Given entries:

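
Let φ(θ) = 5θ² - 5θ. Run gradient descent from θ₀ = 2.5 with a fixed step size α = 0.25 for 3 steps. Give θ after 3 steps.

-6.25

φ′(θ) = 10θ - 5
θ₁ = 2.5 − 0.25·20 = -2.5
θ₂ = -2.5 − 0.25·(-30) = 5
θ₃ = 5 − 0.25·45 = -6.25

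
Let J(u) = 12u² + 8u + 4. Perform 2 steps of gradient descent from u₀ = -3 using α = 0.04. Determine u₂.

J′(u) = 24u + 8
u₁ = -3 − 0.04·(-64) = -0.44
u₂ = -0.44 − 0.04·(-2.56) = -0.3376

-0.3376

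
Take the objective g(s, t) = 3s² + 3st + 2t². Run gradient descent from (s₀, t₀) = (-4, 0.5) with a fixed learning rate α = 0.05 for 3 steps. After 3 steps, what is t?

∇g = (6s + 3t, 3s + 4t)
(s₁, t₁) = (-4, 0.5) − 0.05·(-22.5, -10) = (-2.875, 1)
(s₂, t₂) = (-2.875, 1) − 0.05·(-14.25, -4.625) = (-2.1625, 1.23125)
(s₃, t₃) = (-2.1625, 1.23125) − 0.05·(-9.28125, -1.5625) = (-1.6984375, 1.309375)
t = 1.309375

1.309375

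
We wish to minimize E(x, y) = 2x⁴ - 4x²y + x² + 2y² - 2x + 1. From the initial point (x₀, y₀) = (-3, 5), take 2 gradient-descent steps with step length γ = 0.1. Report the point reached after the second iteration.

(-278.9872, 25.864)

∇E = (8x³ - 8xy + 2x - 2, -4x² + 4y)
Step 1: at (-3, 5), ∇E = (-104, -16) → (-3, 5) − 0.1·(-104, -16) = (7.4, 6.6)
Step 2: at (7.4, 6.6), ∇E = (2863.872, -192.64) → (7.4, 6.6) − 0.1·(2863.872, -192.64) = (-278.9872, 25.864)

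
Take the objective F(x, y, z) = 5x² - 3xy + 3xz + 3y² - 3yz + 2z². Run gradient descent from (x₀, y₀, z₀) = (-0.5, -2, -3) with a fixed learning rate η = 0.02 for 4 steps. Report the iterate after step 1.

∇F = (10x - 3y + 3z, -3x + 6y - 3z, 3x - 3y + 4z)
Step 1: at (-0.5, -2, -3), ∇F = (-8, -1.5, -7.5) → (-0.5, -2, -3) − 0.02·(-8, -1.5, -7.5) = (-0.34, -1.97, -2.85)

(-0.34, -1.97, -2.85)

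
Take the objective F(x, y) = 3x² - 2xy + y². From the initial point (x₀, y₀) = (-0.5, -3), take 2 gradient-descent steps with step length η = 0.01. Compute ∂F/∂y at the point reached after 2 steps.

-4.6888

∇F = (6x - 2y, -2x + 2y)
Step 1: at (-0.5, -3), ∇F = (3, -5) → (-0.5, -3) − 0.01·(3, -5) = (-0.53, -2.95)
Step 2: at (-0.53, -2.95), ∇F = (2.72, -4.84) → (-0.53, -2.95) − 0.01·(2.72, -4.84) = (-0.5572, -2.9016)
∂F/∂y at (-0.5572, -2.9016) = -4.6888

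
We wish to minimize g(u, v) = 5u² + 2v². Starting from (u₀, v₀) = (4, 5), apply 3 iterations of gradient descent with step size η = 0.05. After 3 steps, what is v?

∇g = (10u, 4v)
(u₁, v₁) = (4, 5) − 0.05·(40, 20) = (2, 4)
(u₂, v₂) = (2, 4) − 0.05·(20, 16) = (1, 3.2)
(u₃, v₃) = (1, 3.2) − 0.05·(10, 12.8) = (0.5, 2.56)
v = 2.56

2.56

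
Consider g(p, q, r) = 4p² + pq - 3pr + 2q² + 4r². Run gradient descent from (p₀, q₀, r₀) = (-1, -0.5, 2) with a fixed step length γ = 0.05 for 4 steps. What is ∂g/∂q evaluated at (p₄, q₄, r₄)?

∇g = (8p + q - 3r, p + 4q, -3p + 8r)
Step 1: at (-1, -0.5, 2), ∇g = (-14.5, -3, 19) → (-1, -0.5, 2) − 0.05·(-14.5, -3, 19) = (-0.275, -0.35, 1.05)
Step 2: at (-0.275, -0.35, 1.05), ∇g = (-5.7, -1.675, 9.225) → (-0.275, -0.35, 1.05) − 0.05·(-5.7, -1.675, 9.225) = (0.01, -0.26625, 0.58875)
Step 3: at (0.01, -0.26625, 0.58875), ∇g = (-1.9525, -1.055, 4.68) → (0.01, -0.26625, 0.58875) − 0.05·(-1.9525, -1.055, 4.68) = (0.107625, -0.2135, 0.35475)
Step 4: at (0.107625, -0.2135, 0.35475), ∇g = (-0.41675, -0.746375, 2.515125) → (0.107625, -0.2135, 0.35475) − 0.05·(-0.41675, -0.746375, 2.515125) = (0.1284625, -0.17618125, 0.22899375)
∂g/∂q at (0.1284625, -0.17618125, 0.22899375) = -0.5762625

-0.5762625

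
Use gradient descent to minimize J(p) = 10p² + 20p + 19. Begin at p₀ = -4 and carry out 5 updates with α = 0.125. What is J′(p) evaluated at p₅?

455.625

J′(p) = 20p + 20
p₁ = -4 − 0.125·(-60) = 3.5
p₂ = 3.5 − 0.125·90 = -7.75
p₃ = -7.75 − 0.125·(-135) = 9.125
p₄ = 9.125 − 0.125·202.5 = -16.1875
p₅ = -16.1875 − 0.125·(-303.75) = 21.78125
J′(p) at (21.78125) = 455.625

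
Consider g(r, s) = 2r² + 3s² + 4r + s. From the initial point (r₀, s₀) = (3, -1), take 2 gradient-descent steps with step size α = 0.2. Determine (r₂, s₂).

∇g = (4r + 4, 6s + 1)
Step 1: at (3, -1), ∇g = (16, -5) → (3, -1) − 0.2·(16, -5) = (-0.2, 0)
Step 2: at (-0.2, 0), ∇g = (3.2, 1) → (-0.2, 0) − 0.2·(3.2, 1) = (-0.84, -0.2)

(-0.84, -0.2)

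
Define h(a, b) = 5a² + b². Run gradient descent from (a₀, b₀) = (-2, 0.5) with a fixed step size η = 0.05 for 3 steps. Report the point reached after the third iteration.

(-0.25, 0.3645)

∇h = (10a, 2b)
(a₁, b₁) = (-2, 0.5) − 0.05·(-20, 1) = (-1, 0.45)
(a₂, b₂) = (-1, 0.45) − 0.05·(-10, 0.9) = (-0.5, 0.405)
(a₃, b₃) = (-0.5, 0.405) − 0.05·(-5, 0.81) = (-0.25, 0.3645)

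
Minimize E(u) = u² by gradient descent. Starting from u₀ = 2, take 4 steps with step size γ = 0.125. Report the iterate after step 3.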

Task details: The material above needs to be reproduced exactly as written.

Task answer:
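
Let φ(θ) = 5θ² - 5θ. Run gradient descent from θ₀ = 2.5 with a fixed step size α = 0.25 for 3 steps. Give θ after 3 steps.

-6.25

φ′(θ) = 10θ - 5
θ₁ = 2.5 − 0.25·20 = -2.5
θ₂ = -2.5 − 0.25·(-30) = 5
θ₃ = 5 − 0.25·45 = -6.25

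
Let J(u) = 12u² + 8u + 4. Perform 2 steps of gradient descent from u₀ = -3 using α = 0.04. Determine u₂.

J′(u) = 24u + 8
u₁ = -3 − 0.04·(-64) = -0.44
u₂ = -0.44 − 0.04·(-2.56) = -0.3376

-0.3376

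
Take the objective g(s, t) = 3s² + 3st + 2t². Run gradient descent from (s₀, t₀) = (-4, 0.5) with a fixed learning rate α = 0.05 for 3 steps. After 3 steps, what is t?

∇g = (6s + 3t, 3s + 4t)
(s₁, t₁) = (-4, 0.5) − 0.05·(-22.5, -10) = (-2.875, 1)
(s₂, t₂) = (-2.875, 1) − 0.05·(-14.25, -4.625) = (-2.1625, 1.23125)
(s₃, t₃) = (-2.1625, 1.23125) − 0.05·(-9.28125, -1.5625) = (-1.6984375, 1.309375)
t = 1.309375

1.309375

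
We wish to minimize E(x, y) = 2x⁴ - 4x²y + x² + 2y² - 2x + 1. From the initial point (x₀, y₀) = (-3, 5), take 2 gradient-descent steps with step length γ = 0.1. Report the point reached after the second iteration.

(-278.9872, 25.864)

∇E = (8x³ - 8xy + 2x - 2, -4x² + 4y)
Step 1: at (-3, 5), ∇E = (-104, -16) → (-3, 5) − 0.1·(-104, -16) = (7.4, 6.6)
Step 2: at (7.4, 6.6), ∇E = (2863.872, -192.64) → (7.4, 6.6) − 0.1·(2863.872, -192.64) = (-278.9872, 25.864)

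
Take the objective F(x, y, z) = 5x² - 3xy + 3xz + 3y² - 3yz + 2z². Run gradient descent from (x₀, y₀, z₀) = (-0.5, -2, -3) with a fixed learning rate η = 0.02 for 4 steps. Report the iterate after step 1.

∇F = (10x - 3y + 3z, -3x + 6y - 3z, 3x - 3y + 4z)
Step 1: at (-0.5, -2, -3), ∇F = (-8, -1.5, -7.5) → (-0.5, -2, -3) − 0.02·(-8, -1.5, -7.5) = (-0.34, -1.97, -2.85)

(-0.34, -1.97, -2.85)

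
Take the objective F(x, y) = 3x² - 2xy + y². From the initial point (x₀, y₀) = (-0.5, -3), take 2 gradient-descent steps with step length η = 0.01. Compute ∂F/∂y at the point reached after 2 steps.

-4.6888

∇F = (6x - 2y, -2x + 2y)
Step 1: at (-0.5, -3), ∇F = (3, -5) → (-0.5, -3) − 0.01·(3, -5) = (-0.53, -2.95)
Step 2: at (-0.53, -2.95), ∇F = (2.72, -4.84) → (-0.53, -2.95) − 0.01·(2.72, -4.84) = (-0.5572, -2.9016)
∂F/∂y at (-0.5572, -2.9016) = -4.6888

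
We wish to minimize g(u, v) = 5u² + 2v². Starting from (u₀, v₀) = (4, 5), apply 3 iterations of gradient descent with step size η = 0.05. After 3 steps, what is v?

∇g = (10u, 4v)
(u₁, v₁) = (4, 5) − 0.05·(40, 20) = (2, 4)
(u₂, v₂) = (2, 4) − 0.05·(20, 16) = (1, 3.2)
(u₃, v₃) = (1, 3.2) − 0.05·(10, 12.8) = (0.5, 2.56)
v = 2.56

2.56

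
Consider g(p, q, r) = 4p² + pq - 3pr + 2q² + 4r². Run gradient descent from (p₀, q₀, r₀) = (-1, -0.5, 2) with a fixed step length γ = 0.05 for 4 steps. What is ∂g/∂q evaluated at (p₄, q₄, r₄)?

∇g = (8p + q - 3r, p + 4q, -3p + 8r)
Step 1: at (-1, -0.5, 2), ∇g = (-14.5, -3, 19) → (-1, -0.5, 2) − 0.05·(-14.5, -3, 19) = (-0.275, -0.35, 1.05)
Step 2: at (-0.275, -0.35, 1.05), ∇g = (-5.7, -1.675, 9.225) → (-0.275, -0.35, 1.05) − 0.05·(-5.7, -1.675, 9.225) = (0.01, -0.26625, 0.58875)
Step 3: at (0.01, -0.26625, 0.58875), ∇g = (-1.9525, -1.055, 4.68) → (0.01, -0.26625, 0.58875) − 0.05·(-1.9525, -1.055, 4.68) = (0.107625, -0.2135, 0.35475)
Step 4: at (0.107625, -0.2135, 0.35475), ∇g = (-0.41675, -0.746375, 2.515125) → (0.107625, -0.2135, 0.35475) − 0.05·(-0.41675, -0.746375, 2.515125) = (0.1284625, -0.17618125, 0.22899375)
∂g/∂q at (0.1284625, -0.17618125, 0.22899375) = -0.5762625

-0.5762625

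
Use gradient descent to minimize J(p) = 10p² + 20p + 19. Begin at p₀ = -4 and carry out 5 updates with α = 0.125. What is J′(p) evaluated at p₅?

455.625

J′(p) = 20p + 20
p₁ = -4 − 0.125·(-60) = 3.5
p₂ = 3.5 − 0.125·90 = -7.75
p₃ = -7.75 − 0.125·(-135) = 9.125
p₄ = 9.125 − 0.125·202.5 = -16.1875
p₅ = -16.1875 − 0.125·(-303.75) = 21.78125
J′(p) at (21.78125) = 455.625

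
Consider g(r, s) = 2r² + 3s² + 4r + s. From the initial point (r₀, s₀) = (3, -1), take 2 gradient-descent steps with step size α = 0.2. Determine (r₂, s₂).

∇g = (4r + 4, 6s + 1)
Step 1: at (3, -1), ∇g = (16, -5) → (3, -1) − 0.2·(16, -5) = (-0.2, 0)
Step 2: at (-0.2, 0), ∇g = (3.2, 1) → (-0.2, 0) − 0.2·(3.2, 1) = (-0.84, -0.2)

(-0.84, -0.2)

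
Define h(a, b) = 5a² + b². Run gradient descent from (a₀, b₀) = (-2, 0.5) with a fixed step size η = 0.05 for 3 steps. Report the point reached after the third iteration.

(-0.25, 0.3645)

∇h = (10a, 2b)
(a₁, b₁) = (-2, 0.5) − 0.05·(-20, 1) = (-1, 0.45)
(a₂, b₂) = (-1, 0.45) − 0.05·(-10, 0.9) = (-0.5, 0.405)
(a₃, b₃) = (-0.5, 0.405) − 0.05·(-5, 0.81) = (-0.25, 0.3645)

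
Minimize E(u) = u² by gradient descent. Starting from u₀ = 2, take 4 steps with step size γ = 0.125. Report the iterate after step 3.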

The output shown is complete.